## Data records
---

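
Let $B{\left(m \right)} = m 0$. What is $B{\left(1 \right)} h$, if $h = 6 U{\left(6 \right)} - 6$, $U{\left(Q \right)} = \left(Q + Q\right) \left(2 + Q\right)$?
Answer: $0$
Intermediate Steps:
$B{\left(m \right)} = 0$
$U{\left(Q \right)} = 2 Q \left(2 + Q\right)$
$h = 570$ ($h = 6 \cdot 2 \cdot 6 \left(2 + 6\right) - 6 = 6 \cdot 2 \cdot 6 \cdot 8 - 6 = 6 \cdot 96 - 6 = 576 - 6 = 570$)
$B{\left(1 \right)} h = 0 \cdot 570 = 0$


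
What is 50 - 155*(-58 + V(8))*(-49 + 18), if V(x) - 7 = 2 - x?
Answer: -273835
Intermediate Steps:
V(x) = 9 - x (V(x) = 7 + (2 - x) = 9 - x)
50 - 155*(-58 + V(8))*(-49 + 18) = 50 - 155*(-58 + (9 - 1*8))*(-49 + 18) = 50 - 155*(-58 + (9 - 8))*(-31) = 50 - 155*(-58 + 1)*(-31) = 50 - (-8835)*(-31) = 50 - 155*1767 = 50 - 273885 = -273835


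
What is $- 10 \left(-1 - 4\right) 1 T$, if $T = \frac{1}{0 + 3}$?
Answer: $\frac{50}{3} \approx 16.667$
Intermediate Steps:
$T = \frac{1}{3} \approx 0.33333$
$- 10 \left(-1 - 4\right) 1 T = - 10 \left(-1 - 4\right) 1 \cdot \frac{1}{3} = - 10 \left(-1 + \left(-4 + 0\right)\right) \frac{1}{3} = - 10 \left(-1 - 4\right) \frac{1}{3} = \left(-10\right) \left(-5\right) \frac{1}{3} = 50 \cdot \frac{1}{3} = \frac{50}{3}$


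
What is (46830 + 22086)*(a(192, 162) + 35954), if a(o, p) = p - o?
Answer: 2475738384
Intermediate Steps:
(46830 + 22086)*(a(192, 162) + 35954) = (46830 + 22086)*((162 - 1*192) + 35954) = 68916*((162 - 192) + 35954) = 68916*(-30 + 35954) = 68916*35924 = 2475738384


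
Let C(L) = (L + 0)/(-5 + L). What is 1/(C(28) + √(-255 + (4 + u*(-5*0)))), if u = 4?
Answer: 644/133563 - 529*I*√251/133563 ≈ 0.0048217 - 0.062749*I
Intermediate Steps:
C(L) = L/(-5 + L)
1/(C(28) + √(-255 + (4 + u*(-5*0)))) = 1/(28/(-5 + 28) + √(-255 + (4 + 4*(-5*0)))) = 1/(28/23 + √(-255 + (4 + 4*0))) = 1/(28*(1/23) + √(-255 + (4 + 0))) = 1/(28/23 + √(-255 + 4)) = 1/(28/23 + √(-251)) = 1/(28/23 + I*√251)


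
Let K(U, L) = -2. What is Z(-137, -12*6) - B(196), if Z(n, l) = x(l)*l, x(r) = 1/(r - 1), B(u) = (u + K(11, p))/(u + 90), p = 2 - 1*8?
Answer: 3215/10439 ≈ 0.30798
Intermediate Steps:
p = -6 (p = 2 - 8 = -6)
B(u) = (-2 + u)/(90 + u) (B(u) = (u - 2)/(u + 90) = (-2 + u)/(90 + u))
x(r) = 1/(-1 + r)
Z(n, l) = l/(-1 + l)
Z(-137, -12*6) - B(196) = (-12*6)/(-1 - 12*6) - (-2 + 196)/(90 + 196) = -72/(-1 - 72) - 194/286 = -72/(-73) - 194/286 = -72*(-1/73) - 1*97/143 = 72/73 - 97/143 = 3215/10439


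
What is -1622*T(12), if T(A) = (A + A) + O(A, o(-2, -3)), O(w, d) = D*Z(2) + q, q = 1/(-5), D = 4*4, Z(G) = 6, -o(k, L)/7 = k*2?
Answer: -971578/5 ≈ -1.9432e+5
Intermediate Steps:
o(k, L) = -14*k (o(k, L) = -7*k*2 = -14*k)
D = 16
q = -⅕ ≈ -0.20000
O(w, d) = 479/5 (O(w, d) = 16*6 - ⅕ = 96 - ⅕ = 479/5)
T(A) = 479/5 + 2*A (T(A) = (A + A) + 479/5 = 2*A + 479/5 = 479/5 + 2*A)
-1622*T(12) = -1622*(479/5 + 2*12) = -1622*(479/5 + 24) = -1622*599/5 = -971578/5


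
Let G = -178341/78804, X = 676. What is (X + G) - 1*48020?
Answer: -1243691639/26268 ≈ -47346.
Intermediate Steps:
G = -59447/26268 (G = -178341*1/78804 = -59447/26268 ≈ -2.2631)
(X + G) - 1*48020 = (676 - 59447/26268) - 1*48020 = 17697721/26268 - 48020 = -1243691639/26268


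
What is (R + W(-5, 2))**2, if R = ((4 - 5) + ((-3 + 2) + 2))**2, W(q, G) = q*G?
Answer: 100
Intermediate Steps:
W(q, G) = G*q
R = 0 (R = (-1 + (-1 + 2))**2 = (-1 + 1)**2 = 0**2 = 0)
(R + W(-5, 2))**2 = (0 + 2*(-5))**2 = (0 - 10)**2 = (-10)**2 = 100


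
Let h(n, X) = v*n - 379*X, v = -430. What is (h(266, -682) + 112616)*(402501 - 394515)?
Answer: 2050118004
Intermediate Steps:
h(n, X) = -430*n - 379*X
(h(266, -682) + 112616)*(402501 - 394515) = ((-430*266 - 379*(-682)) + 112616)*(402501 - 394515) = ((-114380 + 258478) + 112616)*7986 = (144098 + 112616)*7986 = 256714*7986 = 2050118004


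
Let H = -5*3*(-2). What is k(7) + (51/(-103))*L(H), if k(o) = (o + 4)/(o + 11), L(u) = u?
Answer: -26407/1854 ≈ -14.243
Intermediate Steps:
H = 30 (H = -15*(-2) = 30)
k(o) = (4 + o)/(11 + o)
k(7) + (51/(-103))*L(H) = (4 + 7)/(11 + 7) + (51/(-103))*30 = 11/18 + (51*(-1/103))*30 = (1/18)*11 - 51/103*30 = 11/18 - 1530/103 = -26407/1854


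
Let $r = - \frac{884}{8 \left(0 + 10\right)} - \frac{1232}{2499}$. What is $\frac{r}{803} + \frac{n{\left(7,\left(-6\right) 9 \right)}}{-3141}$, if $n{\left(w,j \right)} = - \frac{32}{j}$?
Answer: $- \frac{32334581}{2220247260} \approx -0.014564$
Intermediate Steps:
$r = - \frac{82417}{7140}$ ($r = - \frac{884}{8 \cdot 10} - \frac{176}{357} = - \frac{884}{80} - \frac{176}{357} = \left(-884\right) \frac{1}{80} - \frac{176}{357} = - \frac{221}{20} - \frac{176}{357} = - \frac{82417}{7140} \approx -11.543$)
$\frac{r}{803} + \frac{n{\left(7,\left(-6\right) 9 \right)}}{-3141} = - \frac{82417}{7140 \cdot 803} + \frac{\left(-32\right) \frac{1}{\left(-6\right) 9}}{-3141} = \left(- \frac{82417}{7140}\right) \frac{1}{803} + - \frac{32}{-54} \left(- \frac{1}{3141}\right) = - \frac{1129}{78540} + \left(-32\right) \left(- \frac{1}{54}\right) \left(- \frac{1}{3141}\right) = - \frac{1129}{78540} + \frac{16}{27} \left(- \frac{1}{3141}\right) = - \frac{1129}{78540} - \frac{16}{84807} = - \frac{32334581}{2220247260}$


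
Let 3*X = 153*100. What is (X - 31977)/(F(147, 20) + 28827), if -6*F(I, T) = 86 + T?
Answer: -153/164 ≈ -0.93293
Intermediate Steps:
F(I, T) = -43/3 - T/6 (F(I, T) = -(86 + T)/6 = -43/3 - T/6)
X = 5100 (X = (153*100)/3 = (⅓)*15300 = 5100)
(X - 31977)/(F(147, 20) + 28827) = (5100 - 31977)/((-43/3 - ⅙*20) + 28827) = -26877/((-43/3 - 10/3) + 28827) = -26877/(-53/3 + 28827) = -26877/86428/3 = -26877*3/86428 = -153/164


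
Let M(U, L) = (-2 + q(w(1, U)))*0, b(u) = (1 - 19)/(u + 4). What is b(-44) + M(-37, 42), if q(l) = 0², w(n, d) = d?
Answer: 9/20 ≈ 0.45000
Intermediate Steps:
q(l) = 0
b(u) = -18/(4 + u)
M(U, L) = 0 (M(U, L) = (-2 + 0)*0 = -2*0 = 0)
b(-44) + M(-37, 42) = -18/(4 - 44) + 0 = -18/(-40) + 0 = -18*(-1/40) + 0 = 9/20 + 0 = 9/20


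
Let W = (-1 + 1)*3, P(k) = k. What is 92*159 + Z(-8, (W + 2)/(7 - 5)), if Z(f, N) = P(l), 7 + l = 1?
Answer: 14622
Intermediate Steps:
l = -6 (l = -7 + 1 = -6)
W = 0 (W = 0*3 = 0)
Z(f, N) = -6
92*159 + Z(-8, (W + 2)/(7 - 5)) = 92*159 - 6 = 14628 - 6 = 14622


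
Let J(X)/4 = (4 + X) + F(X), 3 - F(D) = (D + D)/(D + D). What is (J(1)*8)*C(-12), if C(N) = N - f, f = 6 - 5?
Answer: -2912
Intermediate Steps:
F(D) = 2 (F(D) = 3 - (D + D)/(D + D) = 3 - 2*D/(2*D) = 3 - 2*D*1/(2*D) = 3 - 1*1 = 3 - 1 = 2)
f = 1
C(N) = -1 + N (C(N) = N - 1*1 = N - 1 = -1 + N)
J(X) = 24 + 4*X (J(X) = 4*((4 + X) + 2) = 4*(6 + X) = 24 + 4*X)
(J(1)*8)*C(-12) = ((24 + 4*1)*8)*(-1 - 12) = ((24 + 4)*8)*(-13) = (28*8)*(-13) = 224*(-13) = -2912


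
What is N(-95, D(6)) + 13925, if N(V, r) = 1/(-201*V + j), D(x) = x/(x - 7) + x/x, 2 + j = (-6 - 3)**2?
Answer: 266997951/19174 ≈ 13925.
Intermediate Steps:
j = 79 (j = -2 + (-6 - 3)**2 = -2 + (-9)**2 = -2 + 81 = 79)
D(x) = 1 + x/(-7 + x) (D(x) = x/(-7 + x) + 1 = 1 + x/(-7 + x))
N(V, r) = 1/(79 - 201*V) (N(V, r) = 1/(-201*V + 79) = 1/(79 - 201*V))
N(-95, D(6)) + 13925 = -1/(-79 + 201*(-95)) + 13925 = -1/(-79 - 19095) + 13925 = -1/(-19174) + 13925 = -1*(-1/19174) + 13925 = 1/19174 + 13925 = 266997951/19174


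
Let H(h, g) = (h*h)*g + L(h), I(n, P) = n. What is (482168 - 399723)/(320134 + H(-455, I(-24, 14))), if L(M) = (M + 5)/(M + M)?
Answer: -7502495/423010361 ≈ -0.017736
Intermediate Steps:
L(M) = (5 + M)/(2*M) (L(M) = (5 + M)/((2*M)) = (5 + M)*(1/(2*M)) = (5 + M)/(2*M))
H(h, g) = g*h² + (5 + h)/(2*h) (H(h, g) = (h*h)*g + (5 + h)/(2*h) = h²*g + (5 + h)/(2*h) = g*h² + (5 + h)/(2*h))
(482168 - 399723)/(320134 + H(-455, I(-24, 14))) = (482168 - 399723)/(320134 + (½)*(5 - 455 + 2*(-24)*(-455)³)/(-455)) = 82445/(320134 + (½)*(-1/455)*(5 - 455 + 2*(-24)*(-94196375))) = 82445/(320134 + (½)*(-1/455)*(5 - 455 + 4521426000)) = 82445/(320134 + (½)*(-1/455)*4521425550) = 82445/(320134 - 452142555/91) = 82445/(-423010361/91) = 82445*(-91/423010361) = -7502495/423010361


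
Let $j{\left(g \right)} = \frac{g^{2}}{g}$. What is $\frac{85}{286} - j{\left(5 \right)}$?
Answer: $- \frac{1345}{286} \approx -4.7028$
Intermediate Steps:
$j{\left(g \right)} = g$
$\frac{85}{286} - j{\left(5 \right)} = \frac{85}{286} - 5 = - \frac{1345}{286}$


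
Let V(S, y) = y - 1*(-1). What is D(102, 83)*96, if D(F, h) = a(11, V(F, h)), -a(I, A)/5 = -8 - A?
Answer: 44160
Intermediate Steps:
V(S, y) = 1 + y (V(S, y) = y + 1 = 1 + y)
a(I, A) = 40 + 5*A (a(I, A) = -5*(-8 - A) = 40 + 5*A)
D(F, h) = 45 + 5*h (D(F, h) = 40 + 5*(1 + h) = 40 + (5 + 5*h) = 45 + 5*h)
D(102, 83)*96 = (45 + 5*83)*96 = (45 + 415)*96 = 460*96 = 44160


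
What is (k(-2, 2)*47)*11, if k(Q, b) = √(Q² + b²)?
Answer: 1034*√2 ≈ 1462.3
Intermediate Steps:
(k(-2, 2)*47)*11 = (√((-2)² + 2²)*47)*11 = (√(4 + 4)*47)*11 = (√8*47)*11 = ((2*√2)*47)*11 = (94*√2)*11 = 1034*√2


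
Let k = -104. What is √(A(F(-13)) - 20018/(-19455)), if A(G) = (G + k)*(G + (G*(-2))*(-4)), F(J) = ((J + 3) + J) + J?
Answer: √17169014504190/19455 ≈ 212.98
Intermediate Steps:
F(J) = 3 + 3*J (F(J) = ((3 + J) + J) + J = (3 + 2*J) + J = 3 + 3*J)
A(G) = 9*G*(-104 + G) (A(G) = (G - 104)*(G + (G*(-2))*(-4)) = (-104 + G)*(G - 2*G*(-4)) = (-104 + G)*(G + 8*G) = (-104 + G)*(9*G) = 9*G*(-104 + G))
√(A(F(-13)) - 20018/(-19455)) = √(9*(3 + 3*(-13))*(-104 + (3 + 3*(-13))) - 20018/(-19455)) = √(9*(3 - 39)*(-104 + (3 - 39)) - 20018*(-1/19455)) = √(9*(-36)*(-104 - 36) + 20018/19455) = √(9*(-36)*(-140) + 20018/19455) = √(45360 + 20018/19455) = √(882498818/19455) = √17169014504190/19455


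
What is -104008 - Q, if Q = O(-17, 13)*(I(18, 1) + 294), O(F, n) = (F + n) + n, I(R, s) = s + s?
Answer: -106672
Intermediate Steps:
I(R, s) = 2*s
O(F, n) = F + 2*n
Q = 2664 (Q = (-17 + 2*13)*(2*1 + 294) = (-17 + 26)*(2 + 294) = 9*296 = 2664)
-104008 - Q = -104008 - 1*2664 = -104008 - 2664 = -106672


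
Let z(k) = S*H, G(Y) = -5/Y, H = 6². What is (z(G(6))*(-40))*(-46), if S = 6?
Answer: 397440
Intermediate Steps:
H = 36
z(k) = 216 (z(k) = 6*36 = 216)
(z(G(6))*(-40))*(-46) = (216*(-40))*(-46) = -8640*(-46) = 397440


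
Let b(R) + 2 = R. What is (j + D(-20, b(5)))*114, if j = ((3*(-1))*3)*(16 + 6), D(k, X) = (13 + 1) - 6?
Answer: -21660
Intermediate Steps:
b(R) = -2 + R
D(k, X) = 8 (D(k, X) = 14 - 6 = 8)
j = -198 (j = -3*3*22 = -9*22 = -198)
(j + D(-20, b(5)))*114 = (-198 + 8)*114 = -190*114 = -21660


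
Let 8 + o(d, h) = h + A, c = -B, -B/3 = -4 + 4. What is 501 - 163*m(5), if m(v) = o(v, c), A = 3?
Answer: 1316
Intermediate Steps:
B = 0 (B = -3*(-4 + 4) = -3*0 = 0)
c = 0 (c = -1*0 = 0)
o(d, h) = -5 + h (o(d, h) = -8 + (h + 3) = -8 + (3 + h) = -5 + h)
m(v) = -5 (m(v) = -5 + 0 = -5)
501 - 163*m(5) = 501 - 163*(-5) = 501 + 815 = 1316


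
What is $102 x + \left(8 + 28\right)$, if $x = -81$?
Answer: $-8226$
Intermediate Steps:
$102 x + \left(8 + 28\right) = 102 \left(-81\right) + \left(8 + 28\right) = -8262 + 36 = -8226$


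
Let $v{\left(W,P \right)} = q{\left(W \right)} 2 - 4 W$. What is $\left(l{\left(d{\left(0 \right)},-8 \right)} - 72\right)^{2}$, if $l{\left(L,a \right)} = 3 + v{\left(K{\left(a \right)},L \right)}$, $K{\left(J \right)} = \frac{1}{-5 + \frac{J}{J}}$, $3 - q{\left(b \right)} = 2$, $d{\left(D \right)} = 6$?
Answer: $4356$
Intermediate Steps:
$q{\left(b \right)} = 1$ ($q{\left(b \right)} = 3 - 2 = 1$)
$K{\left(J \right)} = - \frac{1}{4}$ ($K{\left(J \right)} = \frac{1}{-5 + 1} = \frac{1}{-4} = - \frac{1}{4}$)
$v{\left(W,P \right)} = 2 - 4 W$ ($v{\left(W,P \right)} = 1 \cdot 2 - 4 W = 2 - 4 W$)
$l{\left(L,a \right)} = 6$ ($l{\left(L,a \right)} = 3 + \left(2 - -1\right) = 3 + \left(2 + 1\right) = 3 + 3 = 6$)
$\left(l{\left(d{\left(0 \right)},-8 \right)} - 72\right)^{2} = \left(6 - 72\right)^{2} = \left(-66\right)^{2} = 4356$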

---

Give back, exactly as written, the stretch from the line with "Answer: 644/133563 - 529*I*√251/133563" through the line with "Answer: -971578/5 ≈ -1.9432e+5", and no other lines from the records above.

## The completed task
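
Answer: 644/133563 - 529*I*√251/133563 ≈ 0.0048217 - 0.062749*I
Intermediate Steps:
C(L) = L/(-5 + L)
1/(C(28) + √(-255 + (4 + u*(-5*0)))) = 1/(28/(-5 + 28) + √(-255 + (4 + 4*(-5*0)))) = 1/(28/23 + √(-255 + (4 + 4*0))) = 1/(28*(1/23) + √(-255 + (4 + 0))) = 1/(28/23 + √(-255 + 4)) = 1/(28/23 + √(-251)) = 1/(28/23 + I*√251)


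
Let K(U, L) = -2. What is Z(-137, -12*6) - B(196), if Z(n, l) = x(l)*l, x(r) = 1/(r - 1), B(u) = (u + K(11, p))/(u + 90), p = 2 - 1*8?
Answer: 3215/10439 ≈ 0.30798
Intermediate Steps:
p = -6 (p = 2 - 8 = -6)
B(u) = (-2 + u)/(90 + u) (B(u) = (u - 2)/(u + 90) = (-2 + u)/(90 + u))
x(r) = 1/(-1 + r)
Z(n, l) = l/(-1 + l)
Z(-137, -12*6) - B(196) = (-12*6)/(-1 - 12*6) - (-2 + 196)/(90 + 196) = -72/(-1 - 72) - 194/286 = -72/(-73) - 194/286 = -72*(-1/73) - 1*97/143 = 72/73 - 97/143 = 3215/10439


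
What is -1622*T(12), if T(A) = (A + A) + O(A, o(-2, -3)), O(w, d) = D*Z(2) + q, q = 1/(-5), D = 4*4, Z(G) = 6, -o(k, L)/7 = k*2?
Answer: -971578/5 ≈ -1.9432e+5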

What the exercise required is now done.